(Collected data entries)
· · ·
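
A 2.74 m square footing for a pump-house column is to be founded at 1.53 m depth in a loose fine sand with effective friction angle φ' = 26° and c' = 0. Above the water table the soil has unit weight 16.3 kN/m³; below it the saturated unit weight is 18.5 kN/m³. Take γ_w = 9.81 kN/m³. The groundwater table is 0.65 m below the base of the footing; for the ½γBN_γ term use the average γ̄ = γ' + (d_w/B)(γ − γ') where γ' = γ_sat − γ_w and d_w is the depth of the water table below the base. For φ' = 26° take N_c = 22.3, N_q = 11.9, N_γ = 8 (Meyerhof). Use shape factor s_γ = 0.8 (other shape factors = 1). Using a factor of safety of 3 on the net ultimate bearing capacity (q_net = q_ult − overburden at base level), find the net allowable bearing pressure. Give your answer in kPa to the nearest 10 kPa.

q_all(net) ≈ 120 kPa

q = γ·D_f = 16.3 × 1.53 = 24.939 kPa.
γ' = 8.69 kN/m³; averaging over the depth B below the base, γ̄ = γ' + (d_w/B)(γ − γ') = 10.495 kN/m³.
q·N_q = 24.939 × 11.9 = 296.77 kPa
0.5·γ·B·N_γ·s_γ = 0.5 × 10.495 × 2.74 × 8 × 0.8 = 92.023 kPa
q_ult = 296.77 + 92.023 = 388.8 kPa.
q_net = 388.8 − 24.939 = 363.86 kPa.
q_all(net) = 363.86 / 3 = 121.29 kPa.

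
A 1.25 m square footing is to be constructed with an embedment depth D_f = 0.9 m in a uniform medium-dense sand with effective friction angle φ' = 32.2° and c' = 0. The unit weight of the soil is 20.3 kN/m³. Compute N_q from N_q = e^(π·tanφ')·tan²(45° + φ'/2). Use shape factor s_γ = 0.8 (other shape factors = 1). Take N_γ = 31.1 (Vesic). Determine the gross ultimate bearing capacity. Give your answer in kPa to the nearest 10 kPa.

q_ult ≈ 750 kPa

tan32.2° = 0.6297, so N_q = e^(π×0.6297)·tan²(61.1°) = 7.231 × 3.282 = 23.73.
Effective surcharge at the founding depth q = γ·D_f = 20.3 × 0.9 = 18.27 kPa.
q_ult = q·N_q + 0.5·γ·B·N_γ·s_γ
     = 18.27 × 23.728 + 0.5 × 20.3 × 1.25 × 31.1 × 0.8
     = 433.52 + 315.67 = 749.18 kPa.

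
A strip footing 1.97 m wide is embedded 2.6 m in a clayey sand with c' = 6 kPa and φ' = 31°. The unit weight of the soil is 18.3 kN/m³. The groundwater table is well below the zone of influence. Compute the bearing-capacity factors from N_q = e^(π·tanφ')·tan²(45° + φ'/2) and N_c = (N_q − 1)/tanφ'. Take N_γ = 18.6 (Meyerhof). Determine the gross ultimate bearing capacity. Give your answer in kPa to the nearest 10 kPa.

q_ult ≈ 1510 kPa

tan31° = 0.6009, so N_q = e^(π×0.6009)·tan²(60.5°) = 6.604 × 3.124 = 20.63.
N_c = (20.63 − 1)/tan31° = 32.67.
q = γ·D_f = 18.3 × 2.6 = 47.58 kPa.
c·N_c = 6 × 32.671 = 196.03 kPa
q·N_q = 47.58 × 20.631 = 981.61 kPa
0.5·γ·B·N_γ = 0.5 × 18.3 × 1.97 × 18.6 = 335.27 kPa
q_ult = 196.03 + 981.61 + 335.27 = 1512.9 kPa.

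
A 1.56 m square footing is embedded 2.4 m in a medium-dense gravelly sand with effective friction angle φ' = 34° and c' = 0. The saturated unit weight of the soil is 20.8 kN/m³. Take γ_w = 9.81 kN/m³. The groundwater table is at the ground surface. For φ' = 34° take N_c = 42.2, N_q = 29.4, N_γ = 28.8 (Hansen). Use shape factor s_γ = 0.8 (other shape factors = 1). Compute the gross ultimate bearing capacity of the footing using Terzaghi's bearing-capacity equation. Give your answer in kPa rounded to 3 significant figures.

q_ult ≈ 973 kPa

Water table at ground surface, so effective unit weight γ' = 20.8 − 9.81 = 10.99 kN/m³ is used throughout; overburden q = 10.99 × 2.4 = 26.376 kPa; the same γ' applies in the ½γBN_γ term.
Surcharge term q·N_q = 26.376 × 29.4 = 775.45 kPa; self-weight term 0.5·γ·B·N_γ·s_γ = 0.5 × 10.99 × 1.56 × 28.8 × 0.8 = 197.5 kPa.
q_ult = 775.45 + 197.5 = 972.96 kPa.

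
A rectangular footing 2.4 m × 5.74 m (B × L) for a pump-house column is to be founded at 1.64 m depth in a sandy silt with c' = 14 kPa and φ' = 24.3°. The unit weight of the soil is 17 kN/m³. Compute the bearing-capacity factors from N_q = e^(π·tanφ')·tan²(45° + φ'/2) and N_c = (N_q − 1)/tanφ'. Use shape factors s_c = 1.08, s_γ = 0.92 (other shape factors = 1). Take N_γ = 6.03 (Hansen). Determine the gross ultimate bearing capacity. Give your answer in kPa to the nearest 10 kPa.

tan24.3° = 0.4515, so N_q = e^(π×0.4515)·tan²(57.15°) = 4.131 × 2.399 = 9.91.
N_c = (9.91 − 1)/tan24.3° = 19.73.
Overburden at base level: q = 17 × 1.64 = 27.88 kPa.
Cohesion term c·N_c·s_c = 14 × 19.729 × 1.08 = 298.31 kPa; surcharge term q·N_q = 27.88 × 9.9081 = 276.24 kPa; self-weight term 0.5·γ·B·N_γ·s_γ = 0.5 × 17 × 2.4 × 6.03 × 0.92 = 113.17 kPa.
q_ult = 298.31 + 276.24 + 113.17 = 687.71 kPa.

q_ult ≈ 690 kPa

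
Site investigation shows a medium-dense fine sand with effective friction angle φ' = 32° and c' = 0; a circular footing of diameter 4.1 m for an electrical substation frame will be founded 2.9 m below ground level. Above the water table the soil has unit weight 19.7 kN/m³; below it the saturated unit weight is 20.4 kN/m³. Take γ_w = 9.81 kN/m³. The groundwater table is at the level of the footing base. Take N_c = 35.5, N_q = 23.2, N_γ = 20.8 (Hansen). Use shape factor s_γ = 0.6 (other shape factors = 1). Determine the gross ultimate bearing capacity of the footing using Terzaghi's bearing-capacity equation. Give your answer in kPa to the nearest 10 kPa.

q_ult ≈ 1600 kPa

q = γ·D_f = 19.7 × 2.9 = 57.13 kPa.
For the ½γBN_γ term take γ' = 20.4 − 9.81 = 10.59 kN/m³ (soil below base is submerged).
q·N_q = 57.13 × 23.2 = 1325.4 kPa
0.5·γ·B·N_γ·s_γ = 0.5 × 10.59 × 4.1 × 20.8 × 0.6 = 270.93 kPa
q_ult = 1325.4 + 270.93 = 1596.4 kPa.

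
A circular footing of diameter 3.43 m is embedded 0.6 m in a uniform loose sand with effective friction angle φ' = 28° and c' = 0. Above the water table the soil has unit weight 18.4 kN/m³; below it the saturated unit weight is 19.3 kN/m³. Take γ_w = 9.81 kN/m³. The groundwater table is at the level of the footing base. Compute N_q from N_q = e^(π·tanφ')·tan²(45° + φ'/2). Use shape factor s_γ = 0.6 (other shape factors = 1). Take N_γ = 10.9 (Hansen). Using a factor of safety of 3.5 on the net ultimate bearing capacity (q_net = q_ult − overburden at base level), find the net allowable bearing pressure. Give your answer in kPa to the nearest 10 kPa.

q_all(net) ≈ 70 kPa

N_q = e^(π·tan28°)·tan²(59°) = 14.72.
Effective surcharge at the founding depth q = γ·D_f = 18.4 × 0.6 = 11.04 kPa.
The water table coincides with the base, so in the self-weight term γ → γ' = 9.49 kN/m³.
q_ult = q·N_q + 0.5·γ·B·N_γ·s_γ
     = 11.04 × 14.72 + 0.5 × 9.49 × 3.43 × 10.9 × 0.6
     = 162.51 + 106.44 = 268.95 kPa.
q_net = 268.95 − 11.04 = 257.91 kPa.
q_all(net) = 257.91 / 3.5 = 73.688 kPa.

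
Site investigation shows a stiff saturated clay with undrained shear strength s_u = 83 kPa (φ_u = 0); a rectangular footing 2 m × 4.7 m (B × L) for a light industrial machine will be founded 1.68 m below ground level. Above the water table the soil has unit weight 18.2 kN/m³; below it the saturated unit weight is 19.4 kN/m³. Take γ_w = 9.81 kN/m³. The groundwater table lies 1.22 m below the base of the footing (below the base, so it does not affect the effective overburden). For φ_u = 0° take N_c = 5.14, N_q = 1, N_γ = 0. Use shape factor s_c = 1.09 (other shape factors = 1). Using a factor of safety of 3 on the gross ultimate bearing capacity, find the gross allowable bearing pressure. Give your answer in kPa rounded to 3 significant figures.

q = γ·D_f = 18.2 × 1.68 = 30.576 kPa.
c·N_c·s_c = 83 × 5.14 × 1.09 = 465.02 kPa
q·N_q = 30.576 × 1 = 30.576 kPa
q_ult = 465.02 + 30.576 = 495.59 kPa.
q_all = 495.59 / 3 = 165.2 kPa.

q_all ≈ 165 kPa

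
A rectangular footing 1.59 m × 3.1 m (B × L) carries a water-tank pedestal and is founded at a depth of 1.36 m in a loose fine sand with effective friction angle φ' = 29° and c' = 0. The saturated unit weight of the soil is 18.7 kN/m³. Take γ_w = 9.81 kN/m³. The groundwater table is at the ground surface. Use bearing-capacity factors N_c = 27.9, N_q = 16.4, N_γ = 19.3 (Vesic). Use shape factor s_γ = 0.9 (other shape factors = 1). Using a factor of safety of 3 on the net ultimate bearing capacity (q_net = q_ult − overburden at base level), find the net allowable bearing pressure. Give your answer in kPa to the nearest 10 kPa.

q_all(net) ≈ 100 kPa

With the water table at the surface the whole profile is submerged: γ' = 18.7 − 9.81 = 8.89 kN/m³, so q = γ'·D_f = 12.09 kPa; the same γ' applies in the ½γBN_γ term.
q_ult = q·N_q + 0.5·γ·B·N_γ·s_γ
     = 12.09 × 16.4 + 0.5 × 8.89 × 1.59 × 19.3 × 0.9
     = 198.28 + 122.76 = 321.05 kPa.
q_net = 321.05 − 12.09 = 308.96 kPa.
q_all(net) = 308.96 / 3 = 102.99 kPa.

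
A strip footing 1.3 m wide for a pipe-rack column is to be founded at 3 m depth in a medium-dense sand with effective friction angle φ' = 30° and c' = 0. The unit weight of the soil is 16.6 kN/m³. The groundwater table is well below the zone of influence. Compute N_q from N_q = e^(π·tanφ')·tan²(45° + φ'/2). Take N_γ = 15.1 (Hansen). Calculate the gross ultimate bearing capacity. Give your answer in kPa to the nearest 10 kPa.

tan30° = 0.5774, so N_q = e^(π×0.5774)·tan²(60°) = 6.134 × 3.0 = 18.4.
Effective surcharge at the founding depth q = γ·D_f = 16.6 × 3 = 49.8 kPa.
q_ult = q·N_q + 0.5·γ·B·N_γ
     = 49.8 × 18.401 + 0.5 × 16.6 × 1.3 × 15.1
     = 916.38 + 162.93 = 1079.3 kPa.

q_ult ≈ 1080 kPa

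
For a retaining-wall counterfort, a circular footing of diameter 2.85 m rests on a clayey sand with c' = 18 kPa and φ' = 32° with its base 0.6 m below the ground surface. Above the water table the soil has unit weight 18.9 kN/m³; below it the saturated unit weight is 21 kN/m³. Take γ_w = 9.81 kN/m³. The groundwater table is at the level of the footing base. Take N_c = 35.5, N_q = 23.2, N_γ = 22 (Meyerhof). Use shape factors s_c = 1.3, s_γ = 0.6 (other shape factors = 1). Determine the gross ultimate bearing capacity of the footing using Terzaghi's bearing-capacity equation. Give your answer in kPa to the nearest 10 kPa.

Overburden at base level: q = 18.9 × 0.6 = 11.34 kPa.
Below the base the soil is submerged, so the ½γBN_γ term uses γ' = 21 − 9.81 = 11.19 kN/m³.
Cohesion term c·N_c·s_c = 18 × 35.5 × 1.3 = 830.7 kPa; surcharge term q·N_q = 11.34 × 23.2 = 263.09 kPa; self-weight term 0.5·γ·B·N_γ·s_γ = 0.5 × 11.19 × 2.85 × 22 × 0.6 = 210.48 kPa.
q_ult = 830.7 + 263.09 + 210.48 = 1304.3 kPa.

q_ult ≈ 1300 kPa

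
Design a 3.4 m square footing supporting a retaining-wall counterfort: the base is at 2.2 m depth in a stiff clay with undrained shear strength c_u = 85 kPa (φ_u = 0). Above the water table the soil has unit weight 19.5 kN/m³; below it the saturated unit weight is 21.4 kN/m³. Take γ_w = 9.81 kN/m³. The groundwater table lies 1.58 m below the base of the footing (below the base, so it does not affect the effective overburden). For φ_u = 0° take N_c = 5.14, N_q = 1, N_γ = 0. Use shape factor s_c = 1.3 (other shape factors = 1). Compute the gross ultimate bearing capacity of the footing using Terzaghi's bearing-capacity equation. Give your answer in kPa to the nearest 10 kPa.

Effective surcharge at the founding depth q = γ·D_f = 19.5 × 2.2 = 42.9 kPa.
q_ult = c·N_c·s_c + q·N_q
     = 85 × 5.14 × 1.3 + 42.9 × 1
     = 567.97 + 42.9 = 610.87 kPa.

q_ult ≈ 610 kPa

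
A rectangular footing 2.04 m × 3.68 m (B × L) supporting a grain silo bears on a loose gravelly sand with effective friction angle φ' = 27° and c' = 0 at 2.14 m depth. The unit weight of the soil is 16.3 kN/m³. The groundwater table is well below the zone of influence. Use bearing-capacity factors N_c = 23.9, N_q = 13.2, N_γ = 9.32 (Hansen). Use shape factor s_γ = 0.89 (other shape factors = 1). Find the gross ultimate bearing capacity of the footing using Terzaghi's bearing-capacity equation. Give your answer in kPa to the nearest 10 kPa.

q = γ·D_f = 16.3 × 2.14 = 34.882 kPa.
q·N_q = 34.882 × 13.2 = 460.44 kPa
0.5·γ·B·N_γ·s_γ = 0.5 × 16.3 × 2.04 × 9.32 × 0.89 = 137.91 kPa
q_ult = 460.44 + 137.91 = 598.35 kPa.

q_ult ≈ 600 kPa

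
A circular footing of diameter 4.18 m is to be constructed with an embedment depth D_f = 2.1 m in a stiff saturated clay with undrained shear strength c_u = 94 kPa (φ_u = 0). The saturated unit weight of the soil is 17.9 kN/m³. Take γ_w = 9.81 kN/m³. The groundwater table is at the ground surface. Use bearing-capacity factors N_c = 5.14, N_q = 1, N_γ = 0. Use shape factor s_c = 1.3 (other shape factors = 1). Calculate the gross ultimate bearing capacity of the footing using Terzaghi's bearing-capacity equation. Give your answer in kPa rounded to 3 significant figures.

With the water table at the surface the whole profile is submerged: γ' = 17.9 − 9.81 = 8.09 kN/m³, so q = γ'·D_f = 16.989 kPa.
q_ult = c·N_c·s_c + q·N_q
     = 94 × 5.14 × 1.3 + 16.989 × 1
     = 628.11 + 16.989 = 645.1 kPa.

q_ult ≈ 645 kPa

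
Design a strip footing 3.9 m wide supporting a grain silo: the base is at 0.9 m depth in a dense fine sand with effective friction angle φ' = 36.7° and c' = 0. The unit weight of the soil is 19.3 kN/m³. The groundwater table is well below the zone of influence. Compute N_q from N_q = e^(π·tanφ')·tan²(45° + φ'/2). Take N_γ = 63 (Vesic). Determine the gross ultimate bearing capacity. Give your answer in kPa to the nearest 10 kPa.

q_ult ≈ 3090 kPa

tan36.7° = 0.7454, so N_q = e^(π×0.7454)·tan²(63.35°) = 10.399 × 3.97 = 41.29.
Overburden at base level: q = 19.3 × 0.9 = 17.37 kPa.
Surcharge term q·N_q = 17.37 × 41.288 = 717.16 kPa; self-weight term 0.5·γ·B·N_γ = 0.5 × 19.3 × 3.9 × 63 = 2371 kPa.
q_ult = 717.16 + 2371 = 3088.2 kPa.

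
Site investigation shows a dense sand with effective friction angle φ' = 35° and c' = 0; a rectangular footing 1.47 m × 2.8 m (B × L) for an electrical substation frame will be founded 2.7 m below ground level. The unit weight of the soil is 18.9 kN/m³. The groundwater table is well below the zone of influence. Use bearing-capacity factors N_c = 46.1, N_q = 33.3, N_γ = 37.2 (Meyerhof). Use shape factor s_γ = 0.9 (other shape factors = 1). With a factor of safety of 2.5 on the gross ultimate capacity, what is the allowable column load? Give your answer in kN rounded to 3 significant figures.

Overburden at base level: q = 18.9 × 2.7 = 51.03 kPa.
Surcharge term q·N_q = 51.03 × 33.3 = 1699.3 kPa; self-weight term 0.5·γ·B·N_γ·s_γ = 0.5 × 18.9 × 1.47 × 37.2 × 0.9 = 465.09 kPa.
q_ult = 1699.3 + 465.09 = 2164.4 kPa.
Gross allowable pressure q_all = 2164.4 / 2.5 = 865.75 kPa.
Footing area = 4.116 m², so allowable column load = 865.75 × 4.116 = 3563.4 kN.

P_all ≈ 3560 kN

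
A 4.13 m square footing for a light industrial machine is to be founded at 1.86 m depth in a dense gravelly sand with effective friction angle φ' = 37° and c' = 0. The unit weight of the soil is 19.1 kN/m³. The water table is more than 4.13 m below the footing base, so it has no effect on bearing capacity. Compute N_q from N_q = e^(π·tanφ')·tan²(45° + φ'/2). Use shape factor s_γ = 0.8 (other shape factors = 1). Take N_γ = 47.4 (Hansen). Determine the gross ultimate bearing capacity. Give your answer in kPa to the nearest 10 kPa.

q_ult ≈ 3020 kPa

tan37° = 0.7536, so N_q = e^(π×0.7536)·tan²(63.5°) = 10.669 × 4.023 = 42.92.
Effective surcharge at the founding depth q = γ·D_f = 19.1 × 1.86 = 35.526 kPa.
q_ult = q·N_q + 0.5·γ·B·N_γ·s_γ
     = 35.526 × 42.92 + 0.5 × 19.1 × 4.13 × 47.4 × 0.8
     = 1524.8 + 1495.6 = 3020.4 kPa.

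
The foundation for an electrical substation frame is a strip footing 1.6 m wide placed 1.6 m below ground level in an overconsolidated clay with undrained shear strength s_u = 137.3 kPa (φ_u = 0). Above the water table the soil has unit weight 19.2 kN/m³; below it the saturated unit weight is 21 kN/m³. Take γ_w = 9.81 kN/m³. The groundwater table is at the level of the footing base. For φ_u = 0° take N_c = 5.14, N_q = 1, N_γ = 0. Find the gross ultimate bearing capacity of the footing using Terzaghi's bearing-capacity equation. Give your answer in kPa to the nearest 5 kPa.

q = γ·D_f = 19.2 × 1.6 = 30.72 kPa.
c·N_c = 137.3 × 5.14 = 705.72 kPa
q·N_q = 30.72 × 1 = 30.72 kPa
q_ult = 705.72 + 30.72 = 736.44 kPa.

q_ult ≈ 735 kPa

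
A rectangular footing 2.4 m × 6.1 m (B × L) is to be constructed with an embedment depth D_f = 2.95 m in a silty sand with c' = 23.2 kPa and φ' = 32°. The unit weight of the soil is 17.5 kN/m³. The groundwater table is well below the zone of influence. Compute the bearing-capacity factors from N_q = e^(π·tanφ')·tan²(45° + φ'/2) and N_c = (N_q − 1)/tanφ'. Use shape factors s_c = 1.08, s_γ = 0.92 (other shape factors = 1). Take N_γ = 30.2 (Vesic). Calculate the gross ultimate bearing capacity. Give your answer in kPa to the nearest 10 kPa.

q_ult ≈ 2670 kPa

tan32° = 0.6249, so N_q = e^(π×0.6249)·tan²(61°) = 7.121 × 3.255 = 23.18.
N_c = (23.18 − 1)/tan32° = 35.49.
q = γ·D_f = 17.5 × 2.95 = 51.625 kPa.
c·N_c·s_c = 23.2 × 35.49 × 1.08 = 889.24 kPa
q·N_q = 51.625 × 23.177 = 1196.5 kPa
0.5·γ·B·N_γ·s_γ = 0.5 × 17.5 × 2.4 × 30.2 × 0.92 = 583.46 kPa
q_ult = 889.24 + 1196.5 + 583.46 = 2669.2 kPa.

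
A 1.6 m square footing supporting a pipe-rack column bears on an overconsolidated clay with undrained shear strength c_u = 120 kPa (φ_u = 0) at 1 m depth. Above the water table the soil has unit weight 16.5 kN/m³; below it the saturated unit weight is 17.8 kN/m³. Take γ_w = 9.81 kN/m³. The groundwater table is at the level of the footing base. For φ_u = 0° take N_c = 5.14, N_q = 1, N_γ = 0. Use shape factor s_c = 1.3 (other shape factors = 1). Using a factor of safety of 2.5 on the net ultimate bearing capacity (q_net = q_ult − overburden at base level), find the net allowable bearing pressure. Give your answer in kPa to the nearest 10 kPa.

q = γ·D_f = 16.5 × 1 = 16.5 kPa.
c·N_c·s_c = 120 × 5.14 × 1.3 = 801.84 kPa
q·N_q = 16.5 × 1 = 16.5 kPa
q_ult = 801.84 + 16.5 = 818.34 kPa.
q_net = 818.34 − 16.5 = 801.84 kPa.
q_all(net) = 801.84 / 2.5 = 320.74 kPa.

q_all(net) ≈ 320 kPa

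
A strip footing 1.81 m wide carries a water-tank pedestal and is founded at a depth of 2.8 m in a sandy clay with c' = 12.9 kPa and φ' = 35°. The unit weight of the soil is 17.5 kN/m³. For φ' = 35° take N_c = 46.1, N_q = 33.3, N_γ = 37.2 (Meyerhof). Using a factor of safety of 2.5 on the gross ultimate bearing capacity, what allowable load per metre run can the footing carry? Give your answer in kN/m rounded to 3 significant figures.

≈ 2040 kN/m

Overburden at base level: q = 17.5 × 2.8 = 49 kPa.
Cohesion term c·N_c = 12.9 × 46.1 = 594.69 kPa; surcharge term q·N_q = 49 × 33.3 = 1631.7 kPa; self-weight term 0.5·γ·B·N_γ = 0.5 × 17.5 × 1.81 × 37.2 = 589.16 kPa.
q_ult = 594.69 + 1631.7 + 589.16 = 2815.5 kPa.
Gross allowable pressure q_all = 2815.5 / 2.5 = 1126.2 kPa.
Allowable wall load = q_all × B = 1126.2 × 1.81 = 2038.5 kN per metre run.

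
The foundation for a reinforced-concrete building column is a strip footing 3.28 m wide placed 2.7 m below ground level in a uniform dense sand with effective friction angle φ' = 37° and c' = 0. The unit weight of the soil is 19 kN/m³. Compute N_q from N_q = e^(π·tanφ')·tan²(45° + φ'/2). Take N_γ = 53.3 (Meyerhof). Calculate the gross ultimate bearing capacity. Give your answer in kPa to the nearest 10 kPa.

tan37° = 0.7536, so N_q = e^(π×0.7536)·tan²(63.5°) = 10.669 × 4.023 = 42.92.
q = γ·D_f = 19 × 2.7 = 51.3 kPa.
q·N_q = 51.3 × 42.92 = 2201.8 kPa
0.5·γ·B·N_γ = 0.5 × 19 × 3.28 × 53.3 = 1660.8 kPa
q_ult = 2201.8 + 1660.8 = 3862.6 kPa.

q_ult ≈ 3860 kPa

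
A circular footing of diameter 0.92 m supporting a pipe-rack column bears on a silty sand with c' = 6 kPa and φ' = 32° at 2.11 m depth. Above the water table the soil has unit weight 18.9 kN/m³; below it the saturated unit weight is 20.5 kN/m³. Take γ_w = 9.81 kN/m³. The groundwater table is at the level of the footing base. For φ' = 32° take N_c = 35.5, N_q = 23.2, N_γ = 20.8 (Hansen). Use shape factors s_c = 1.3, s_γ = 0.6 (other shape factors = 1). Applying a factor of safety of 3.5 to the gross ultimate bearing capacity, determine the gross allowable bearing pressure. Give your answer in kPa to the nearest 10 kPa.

q_all ≈ 360 kPa

Overburden at base level: q = 18.9 × 2.11 = 39.879 kPa.
Below the base the soil is submerged, so the ½γBN_γ term uses γ' = 20.5 − 9.81 = 10.69 kN/m³.
Cohesion term c·N_c·s_c = 6 × 35.5 × 1.3 = 276.9 kPa; surcharge term q·N_q = 39.879 × 23.2 = 925.19 kPa; self-weight term 0.5·γ·B·N_γ·s_γ = 0.5 × 10.69 × 0.92 × 20.8 × 0.6 = 61.369 kPa.
q_ult = 276.9 + 925.19 + 61.369 = 1263.5 kPa.
q_all = q_ult / FS = 1263.5 / 3.5 = 360.99 kPa.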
· · ·
**What is required:**
Only the lines from the one with "A circular footing of diameter 0.92" through the final line above belong in the answer, each reproduced word for word.

**Your response:**
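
A circular footing of diameter 0.92 m supporting a pipe-rack column bears on a silty sand with c' = 6 kPa and φ' = 32° at 2.11 m depth. Above the water table the soil has unit weight 18.9 kN/m³; below it the saturated unit weight is 20.5 kN/m³. Take γ_w = 9.81 kN/m³. The groundwater table is at the level of the footing base. For φ' = 32° take N_c = 35.5, N_q = 23.2, N_γ = 20.8 (Hansen). Use shape factors s_c = 1.3, s_γ = 0.6 (other shape factors = 1). Applying a factor of safety of 3.5 to the gross ultimate bearing capacity, determine the gross allowable bearing pressure. Give your answer in kPa to the nearest 10 kPa.

q_all ≈ 360 kPa

Overburden at base level: q = 18.9 × 2.11 = 39.879 kPa.
Below the base the soil is submerged, so the ½γBN_γ term uses γ' = 20.5 − 9.81 = 10.69 kN/m³.
Cohesion term c·N_c·s_c = 6 × 35.5 × 1.3 = 276.9 kPa; surcharge term q·N_q = 39.879 × 23.2 = 925.19 kPa; self-weight term 0.5·γ·B·N_γ·s_γ = 0.5 × 10.69 × 0.92 × 20.8 × 0.6 = 61.369 kPa.
q_ult = 276.9 + 925.19 + 61.369 = 1263.5 kPa.
q_all = q_ult / FS = 1263.5 / 3.5 = 360.99 kPa.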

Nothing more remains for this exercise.